**Exercise**
Copy every line below where the string "cycle" is found.
-- The data follows --
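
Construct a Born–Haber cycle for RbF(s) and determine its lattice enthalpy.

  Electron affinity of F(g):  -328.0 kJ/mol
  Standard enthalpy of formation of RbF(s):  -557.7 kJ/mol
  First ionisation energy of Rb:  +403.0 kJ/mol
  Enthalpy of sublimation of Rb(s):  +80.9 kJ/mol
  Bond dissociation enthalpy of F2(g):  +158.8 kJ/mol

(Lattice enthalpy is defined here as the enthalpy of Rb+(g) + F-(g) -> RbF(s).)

ΔHf° = 1·ΔHsub + 1·(ΣIE) + 1/2·D(F2) + 1·EA + U
-557.7 = 1·(+80.9) + 1·(+403.0) + 1/2·(+158.8) + 1·(-328.0) + U
U = -557.7 − (+235.3) = -793.0 kJ/mol

U = -793.0 kJ/mol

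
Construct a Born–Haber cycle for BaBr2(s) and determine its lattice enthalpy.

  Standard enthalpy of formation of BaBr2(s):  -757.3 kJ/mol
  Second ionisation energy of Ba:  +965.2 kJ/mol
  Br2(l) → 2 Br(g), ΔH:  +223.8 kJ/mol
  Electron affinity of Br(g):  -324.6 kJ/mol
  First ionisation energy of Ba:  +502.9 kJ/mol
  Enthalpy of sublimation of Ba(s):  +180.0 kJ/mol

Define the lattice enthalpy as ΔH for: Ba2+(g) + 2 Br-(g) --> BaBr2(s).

ΔHf° = 1·ΔHsub + 1·(ΣIE) + 1·D(Br2) + 2·EA + U
-757.3 = 1·(+180.0) + 1·(+1468.1) + 1·(+223.8) + 2·(-324.6) + U
U = -757.3 − (+1222.7) = -1980.0 kJ/mol

U = -1980.0 kJ/mol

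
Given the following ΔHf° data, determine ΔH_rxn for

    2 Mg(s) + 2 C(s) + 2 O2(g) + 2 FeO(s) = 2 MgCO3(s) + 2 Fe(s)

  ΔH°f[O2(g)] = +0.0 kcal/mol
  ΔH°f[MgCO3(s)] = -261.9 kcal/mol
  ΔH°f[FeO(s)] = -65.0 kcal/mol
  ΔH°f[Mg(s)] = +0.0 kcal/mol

ΔH_rxn = -393.8 kcal/mol

Products: 2·(-261.9) + 2·(+0.0) = -523.8
Reactants: 2·(+0.0) + 2·(+0.0) + 2·(+0.0) + 2·(-65.0) = -130.0
ΔH_rxn = (-523.8) − (-130.0) = -393.8 kcal/mol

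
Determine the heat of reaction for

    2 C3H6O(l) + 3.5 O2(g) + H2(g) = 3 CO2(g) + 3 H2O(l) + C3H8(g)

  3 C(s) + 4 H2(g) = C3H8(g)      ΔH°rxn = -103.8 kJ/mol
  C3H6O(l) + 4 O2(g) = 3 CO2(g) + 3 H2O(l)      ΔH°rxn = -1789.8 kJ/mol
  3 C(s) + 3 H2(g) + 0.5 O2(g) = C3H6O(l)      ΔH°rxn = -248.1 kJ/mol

ΔH°rxn = -1645.5 kJ/mol

equation 1 as written (C3H8(g) already on the product side): -103.8 kJ/mol
equation 2 as written (CO2(g) already on the product side): -1789.8 kJ/mol
equation 3 reversed: +248.1 kJ/mol
Summing the manipulated equations, ΔH°rxn = (1)·(-103.8) + (1)·(-1789.8) + (-1)·(-248.1) = -1645.5 kJ/mol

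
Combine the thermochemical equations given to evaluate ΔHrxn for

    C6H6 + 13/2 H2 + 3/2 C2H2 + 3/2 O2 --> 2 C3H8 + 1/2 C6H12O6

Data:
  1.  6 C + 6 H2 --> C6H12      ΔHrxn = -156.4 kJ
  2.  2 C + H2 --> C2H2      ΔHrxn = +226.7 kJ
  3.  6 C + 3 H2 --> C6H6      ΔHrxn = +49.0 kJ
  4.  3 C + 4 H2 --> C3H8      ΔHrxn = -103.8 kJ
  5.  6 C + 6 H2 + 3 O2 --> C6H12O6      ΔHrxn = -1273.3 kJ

ΔHrxn = -1233.3 kJ

eq. 1: not needed.
eq. 2 reversed and × 3/2: (-3/2)·(+226.7) = -340.05 kJ
eq. 3 reversed: -49.0 kJ
eq. 4 × 2: (2)·(-103.8) = -207.6 kJ
eq. 5 × 1/2: (1/2)·(-1273.3) = -636.65 kJ
By Hess's law, ΔHrxn = (-3/2)·(+226.7) + (-1)·(+49.0) + (2)·(-103.8) + (1/2)·(-1273.3) = -1233.3 kJ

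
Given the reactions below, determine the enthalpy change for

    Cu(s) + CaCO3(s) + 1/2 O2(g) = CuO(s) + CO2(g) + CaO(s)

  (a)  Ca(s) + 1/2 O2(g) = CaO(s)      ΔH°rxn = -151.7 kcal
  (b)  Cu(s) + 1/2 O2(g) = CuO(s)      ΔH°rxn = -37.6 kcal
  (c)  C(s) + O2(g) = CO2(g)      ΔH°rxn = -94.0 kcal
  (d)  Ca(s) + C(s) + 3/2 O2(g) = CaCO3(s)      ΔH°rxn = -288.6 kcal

ΔH°rxn = 5.3 kcal

(a) as written: -151.7 kcal
(b) as written: -37.6 kcal
(c) as written: -94.0 kcal
(d) reversed: +288.6 kcal
Since enthalpy is a state function, ΔH°rxn = (1)·(-151.7) + (1)·(-37.6) + (1)·(-94.0) + (-1)·(-288.6) = 5.3 kcal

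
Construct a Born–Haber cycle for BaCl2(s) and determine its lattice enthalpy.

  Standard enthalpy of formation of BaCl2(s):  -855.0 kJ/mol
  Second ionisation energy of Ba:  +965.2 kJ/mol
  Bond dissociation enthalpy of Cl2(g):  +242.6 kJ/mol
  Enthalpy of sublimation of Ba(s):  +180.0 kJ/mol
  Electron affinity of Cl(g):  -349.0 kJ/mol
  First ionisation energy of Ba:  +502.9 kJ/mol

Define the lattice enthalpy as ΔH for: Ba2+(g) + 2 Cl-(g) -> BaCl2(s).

U = -2047.7 kJ/mol

ΔHf° = 1·ΔHsub + 1·(ΣIE) + 1·D(Cl2) + 2·EA + U
-855.0 = 1·(+180.0) + 1·(+1468.1) + 1·(+242.6) + 2·(-349.0) + U
U = -855.0 − (+1192.7) = -2047.7 kJ/mol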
-- The data concluded --
**Solved problem**
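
Construct a Born–Haber cycle for RbF(s) and determine its lattice enthalpy.
Construct a Born–Haber cycle for BaBr2(s) and determine its lattice enthalpy.
Construct a Born–Haber cycle for BaCl2(s) and determine its lattice enthalpy.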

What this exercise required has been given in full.